Work to complete
Transcribe only what runs from the line including "In a quality control lab, a technician must determine: what" through the last line of the entries, exactly as it appears.

═══ Material for the task

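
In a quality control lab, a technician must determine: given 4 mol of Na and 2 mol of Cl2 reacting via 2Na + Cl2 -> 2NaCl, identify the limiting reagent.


Mole ratio available / coefficient:
  Na: 4/2 = 2.000
  Cl2: 2/1 = 2.000
Smaller ratio is limiting.

neither (stoichiometric); Na and Cl2 are fully consumed


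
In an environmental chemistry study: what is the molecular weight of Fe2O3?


M(Fe2O3) = 2×55.85 + 3×16.0
= 111.7 + 48.0
= 159.7 g/mol

159.7 g/mol


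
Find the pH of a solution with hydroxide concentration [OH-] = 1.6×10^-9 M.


pOH = -log10([OH-]) = -log10(1.6×10^-9)
= 9 - log10(1.6) = 8.8
pH = 14 - pOH = 14 - 8.8 = 5.2

5.2


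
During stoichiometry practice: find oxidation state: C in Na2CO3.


2(+1) + x + 3(-2) = 0, so x = +4
Oxidation number: +4

+4


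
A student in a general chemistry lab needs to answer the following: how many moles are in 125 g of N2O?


M(N2O) = 44.02 g/mol
n = mass/M = 125/44.02 = 2.8396 mol

2.8396 mol


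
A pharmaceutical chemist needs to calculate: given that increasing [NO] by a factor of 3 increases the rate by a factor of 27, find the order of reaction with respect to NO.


rate ∝ [NO]^n
3^n = 27 → n = 3
Order in NO: 3

3


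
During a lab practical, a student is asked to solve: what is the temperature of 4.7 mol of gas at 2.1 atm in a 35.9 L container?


PV = nRT  (R = 0.08206 L·atm/(mol·K))
T = PV/(nR) = 2.1×35.9/(4.7×0.08206)
= 75.39/0.385682
= 195.47 K

195.47 K


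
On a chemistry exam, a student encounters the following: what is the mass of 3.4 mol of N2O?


M(N2O) = 44.02 g/mol
mass = n × M = 3.4 × 44.02 = 149.67 g

149.67 g


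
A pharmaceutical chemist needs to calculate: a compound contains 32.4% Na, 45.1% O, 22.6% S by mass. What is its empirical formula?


Assume 100 g sample. Moles of each element:
  Na: 32.4/22.99 = 1.409 mol
  O: 45.1/16.0 = 2.819 mol
  S: 22.6/32.07 = 0.705 mol
Divide by smallest (0.705):
  Na: 1.409/0.705 = 2.0
  O: 2.819/0.705 = 4.0
  S: 0.705/0.705 = 1.0
Empirical formula: Na2SO4

Na2SO4


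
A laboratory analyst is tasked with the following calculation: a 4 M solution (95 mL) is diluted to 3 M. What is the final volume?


C1V1 = C2V2
4 × 95 = 3 × V2
V2 = 380/3 = 126.67 mL

126.67 mL


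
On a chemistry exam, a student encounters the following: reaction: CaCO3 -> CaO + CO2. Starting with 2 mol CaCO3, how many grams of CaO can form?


Mole ratio CaO:CaCO3 = 1:1
n(CaO) = 2 × 1/1 = 2.000 mol
mass = 2.000 × 56.08 = 112.16 g

112.16 g


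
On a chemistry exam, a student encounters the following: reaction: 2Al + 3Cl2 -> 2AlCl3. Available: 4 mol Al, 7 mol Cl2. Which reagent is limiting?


Mole ratio available / coefficient:
  Al: 4/2 = 2.000
  Cl2: 7/3 = 2.333
Smaller ratio is limiting.

Al


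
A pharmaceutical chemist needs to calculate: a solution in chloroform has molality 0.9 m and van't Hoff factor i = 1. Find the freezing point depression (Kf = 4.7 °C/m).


ΔTf = Kf × m × i
= 4.7 × 0.9 × 1
= 4.23 °C

4.23 °C


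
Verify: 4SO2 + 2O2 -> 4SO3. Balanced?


Equation: 4SO2 + 2O2 -> 4SO3
Check atoms: O: 12=12, S: 4=4
Balanced

Yes, balanced


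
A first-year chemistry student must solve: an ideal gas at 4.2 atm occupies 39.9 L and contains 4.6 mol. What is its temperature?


PV = nRT  (R = 0.08206 L·atm/(mol·K))
T = PV/(nR) = 4.2×39.9/(4.6×0.08206)
= 167.58/0.377476
= 443.95 K

443.95 K


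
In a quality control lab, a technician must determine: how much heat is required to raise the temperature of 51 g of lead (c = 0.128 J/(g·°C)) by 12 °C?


q = mcΔT = 51 × 0.128 × 12
= 78.34 J

78.34 J


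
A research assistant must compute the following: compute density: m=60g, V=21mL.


ρ = mass/volume
= 60/21
= 2.857 g/mL

2.857 g/mL


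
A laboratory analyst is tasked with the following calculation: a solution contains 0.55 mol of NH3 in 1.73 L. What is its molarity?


M = n/V = 0.55/1.73 = 0.318 mol/L

0.318 M


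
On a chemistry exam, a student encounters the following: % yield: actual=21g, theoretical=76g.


% yield = actual/theoretical × 100
= 21/76 × 100
= 27.63%

27.63%


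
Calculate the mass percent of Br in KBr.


M(KBr) = 1×39.1 + 1×79.9 = 119.00 g/mol
Mass of Br = 1 × 79.9 = 79.90 g/mol
% Br = 79.90/119.00 × 100 = 67.14%

67.14%


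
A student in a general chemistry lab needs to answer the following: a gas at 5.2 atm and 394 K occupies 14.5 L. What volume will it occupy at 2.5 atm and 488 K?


P1V1/T1 = P2V2/T2
V2 = P1V1T2/(T1P2)
= 5.2×14.5×488/(394×2.5)
= 37.356 L

37.356 L


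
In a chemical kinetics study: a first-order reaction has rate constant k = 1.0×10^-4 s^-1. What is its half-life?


t½ = ln2/k = 0.693147/(1.0×10^-4 s^-1)
= 6931 s

6931 s


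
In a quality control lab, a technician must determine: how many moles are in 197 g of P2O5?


M(P2O5) = 141.94 g/mol
n = mass/M = 197/141.94 = 1.3879 mol

1.3879 mol


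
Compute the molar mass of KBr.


M(KBr) = 1×39.1 + 1×79.9
= 39.1 + 79.9
= 119.0 g/mol

119.0 g/mol


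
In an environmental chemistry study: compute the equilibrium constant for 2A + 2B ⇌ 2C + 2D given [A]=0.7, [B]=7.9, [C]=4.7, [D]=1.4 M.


Kc = [C]^2[D]^2/([A]^2[B]^2)
= (4.7^2 × 1.4^2)/(0.7^2 × 7.9^2)
= 43.2964/30.5809
= 1.416

1.416


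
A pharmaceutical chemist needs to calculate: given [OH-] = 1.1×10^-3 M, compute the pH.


pOH = -log10([OH-]) = -log10(1.1×10^-3)
= 3 - log10(1.1) = 2.96
pH = 14 - pOH = 14 - 2.96 = 11.04

11.04


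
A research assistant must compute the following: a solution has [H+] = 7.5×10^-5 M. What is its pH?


pH = -log10([H+]) = -log10(7.5×10^-5)
= 5 - log10(7.5)
= 5 - 0.88
= 4.12

4.12


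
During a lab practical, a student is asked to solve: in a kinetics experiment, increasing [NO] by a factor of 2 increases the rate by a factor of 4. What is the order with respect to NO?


rate ∝ [NO]^n
2^n = 4 → n = 2
Order in NO: 2

2


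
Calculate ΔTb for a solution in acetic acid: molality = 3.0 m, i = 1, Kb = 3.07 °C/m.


ΔTb = Kb × m × i
= 3.07 × 3.0 × 1
= 9.21 °C

9.21 °C


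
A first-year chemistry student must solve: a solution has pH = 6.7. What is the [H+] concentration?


[H+] = 10^(-pH) = 10^(-6.7)
= 2.0×10^-7 M

2.0×10^-7 M


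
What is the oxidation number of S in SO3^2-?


x + 3(-2) = -2, so x = +4
Oxidation number: +4

+4


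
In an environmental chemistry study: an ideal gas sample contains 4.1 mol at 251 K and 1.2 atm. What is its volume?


PV = nRT  (R = 0.08206 L·atm/(mol·K))
V = nRT/P = 4.1×0.08206×251/1.2
= 70.373 L

70.373 L


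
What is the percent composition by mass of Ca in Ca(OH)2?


M(Ca(OH)2) = 1×40.08 + 2×16.0 + 2×1.008 = 74.096 g/mol
Mass of Ca = 1 × 40.08 = 40.08 g/mol
% Ca = 40.08/74.096 × 100 = 54.09%

54.09%


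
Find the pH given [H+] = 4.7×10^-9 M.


pH = -log10([H+]) = -log10(4.7×10^-9)
= 9 - log10(4.7)
= 9 - 0.67
= 8.33

8.33


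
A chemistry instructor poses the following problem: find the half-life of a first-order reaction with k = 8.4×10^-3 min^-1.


t½ = ln2/k = 0.693147/(8.4×10^-3 min^-1)
= 82.52 min

82.52 min


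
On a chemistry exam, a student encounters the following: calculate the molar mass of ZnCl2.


M(ZnCl2) = 1×65.38 + 2×35.45
= 65.38 + 70.9
= 136.28 g/mol

136.28 g/mol


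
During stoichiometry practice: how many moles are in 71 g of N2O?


M(N2O) = 44.02 g/mol
n = mass/M = 71/44.02 = 1.6129 mol

1.6129 mol


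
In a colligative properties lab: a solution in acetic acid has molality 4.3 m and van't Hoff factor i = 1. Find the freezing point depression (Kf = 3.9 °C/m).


ΔTf = Kf × m × i
= 3.9 × 4.3 × 1
= 16.77 °C

16.77 °C


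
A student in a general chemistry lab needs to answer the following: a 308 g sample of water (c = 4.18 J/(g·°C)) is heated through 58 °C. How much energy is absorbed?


q = mcΔT = 308 × 4.18 × 58
= 74671.52 J

74671.52 J


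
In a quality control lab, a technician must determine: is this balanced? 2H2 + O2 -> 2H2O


Equation: 2H2 + O2 -> 2H2O
Check atoms: H: 4=4, O: 2=2
Balanced

Yes, balanced


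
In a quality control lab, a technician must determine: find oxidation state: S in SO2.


x + 2(-2) = 0, so x = +4
Oxidation number: +4

+4


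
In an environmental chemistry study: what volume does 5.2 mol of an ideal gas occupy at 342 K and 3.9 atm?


PV = nRT  (R = 0.08206 L·atm/(mol·K))
V = nRT/P = 5.2×0.08206×342/3.9
= 37.419 L

37.419 L


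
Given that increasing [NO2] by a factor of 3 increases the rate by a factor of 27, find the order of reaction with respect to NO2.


rate ∝ [NO2]^n
3^n = 27 → n = 3
Order in NO2: 3

3


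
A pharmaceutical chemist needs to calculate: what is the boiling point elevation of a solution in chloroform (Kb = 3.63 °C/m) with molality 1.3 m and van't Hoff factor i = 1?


ΔTb = Kb × m × i
= 3.63 × 1.3 × 1
= 4.719 °C

4.719 °C


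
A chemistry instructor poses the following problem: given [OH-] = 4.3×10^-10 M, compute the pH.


pOH = -log10([OH-]) = -log10(4.3×10^-10)
= 10 - log10(4.3) = 9.37
pH = 14 - pOH = 14 - 9.37 = 4.63

4.63


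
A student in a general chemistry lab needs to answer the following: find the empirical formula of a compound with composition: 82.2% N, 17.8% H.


Assume 100 g sample. Moles of each element:
  N: 82.2/14.01 = 5.867 mol
  H: 17.8/1.008 = 17.659 mol
Divide by smallest (5.867):
  N: 5.867/5.867 = 1.0
  H: 17.659/5.867 = 3.01
Empirical formula: NH3

NH3


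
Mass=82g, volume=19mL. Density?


ρ = mass/volume
= 82/19
= 4.316 g/mL

4.316 g/mL


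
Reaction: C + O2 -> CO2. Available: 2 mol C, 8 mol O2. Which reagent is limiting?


Mole ratio available / coefficient:
  C: 2/1 = 2.000
  O2: 8/1 = 8.000
Smaller ratio is limiting.

C


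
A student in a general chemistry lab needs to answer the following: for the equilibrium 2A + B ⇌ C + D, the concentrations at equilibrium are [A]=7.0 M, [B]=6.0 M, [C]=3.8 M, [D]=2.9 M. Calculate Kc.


Kc = [C][D]/([A]^2[B])
= (3.8^1 × 2.9^1)/(7.0^2 × 6.0^1)
= 11.02/294
= 0.03748

0.03748


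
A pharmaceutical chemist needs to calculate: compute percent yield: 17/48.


% yield = actual/theoretical × 100
= 17/48 × 100
= 35.42%

35.42%


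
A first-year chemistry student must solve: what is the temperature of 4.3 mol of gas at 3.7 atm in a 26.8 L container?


PV = nRT  (R = 0.08206 L·atm/(mol·K))
T = PV/(nR) = 3.7×26.8/(4.3×0.08206)
= 99.16/0.352858
= 281.02 K

281.02 K


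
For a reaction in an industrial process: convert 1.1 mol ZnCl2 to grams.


M(ZnCl2) = 136.28 g/mol
mass = n × M = 1.1 × 136.28 = 149.91 g

149.91 g


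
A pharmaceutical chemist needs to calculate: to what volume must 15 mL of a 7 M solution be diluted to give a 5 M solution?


C1V1 = C2V2
7 × 15 = 5 × V2
V2 = 105/5 = 21.0 mL

21.0 mL


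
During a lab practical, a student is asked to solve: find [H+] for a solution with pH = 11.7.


[H+] = 10^(-pH) = 10^(-11.7)
= 2.0×10^-12 M

2.0×10^-12 M


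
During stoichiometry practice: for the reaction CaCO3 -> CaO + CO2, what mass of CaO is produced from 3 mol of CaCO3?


Mole ratio CaO:CaCO3 = 1:1
n(CaO) = 3 × 1/1 = 3.000 mol
mass = 3.000 × 56.08 = 168.24 g

168.24 g


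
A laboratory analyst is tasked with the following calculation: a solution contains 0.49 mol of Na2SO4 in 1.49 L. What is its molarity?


M = n/V = 0.49/1.49 = 0.329 mol/L

0.329 M


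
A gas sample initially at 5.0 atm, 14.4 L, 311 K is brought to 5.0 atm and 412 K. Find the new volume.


P1V1/T1 = P2V2/T2
V2 = P1V1T2/(T1P2)
= 5.0×14.4×412/(311×5.0)
= 19.077 L

19.077 L


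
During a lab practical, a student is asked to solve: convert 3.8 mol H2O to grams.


M(H2O) = 18.02 g/mol
mass = n × M = 3.8 × 18.02 = 68.48 g

68.48 g


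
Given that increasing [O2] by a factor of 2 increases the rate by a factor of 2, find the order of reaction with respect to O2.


rate ∝ [O2]^n
2^n = 2 → n = 1
Order in O2: 1

1


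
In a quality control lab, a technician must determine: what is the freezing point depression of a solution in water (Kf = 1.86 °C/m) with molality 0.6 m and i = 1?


ΔTf = Kf × m × i
= 1.86 × 0.6 × 1
= 1.116 °C

1.116 °C


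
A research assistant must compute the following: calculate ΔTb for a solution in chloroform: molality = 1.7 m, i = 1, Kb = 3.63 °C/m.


ΔTb = Kb × m × i
= 3.63 × 1.7 × 1
= 6.171 °C

6.171 °C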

══════

Solved exercise
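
In a quality control lab, a technician must determine: what is the freezing point depression of a solution in water (Kf = 1.86 °C/m) with molality 0.6 m and i = 1?


ΔTf = Kf × m × i
= 1.86 × 0.6 × 1
= 1.116 °C

1.116 °C


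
A research assistant must compute the following: calculate ΔTb for a solution in chloroform: molality = 1.7 m, i = 1, Kb = 3.63 °C/m.


ΔTb = Kb × m × i
= 3.63 × 1.7 × 1
= 6.171 °C

6.171 °C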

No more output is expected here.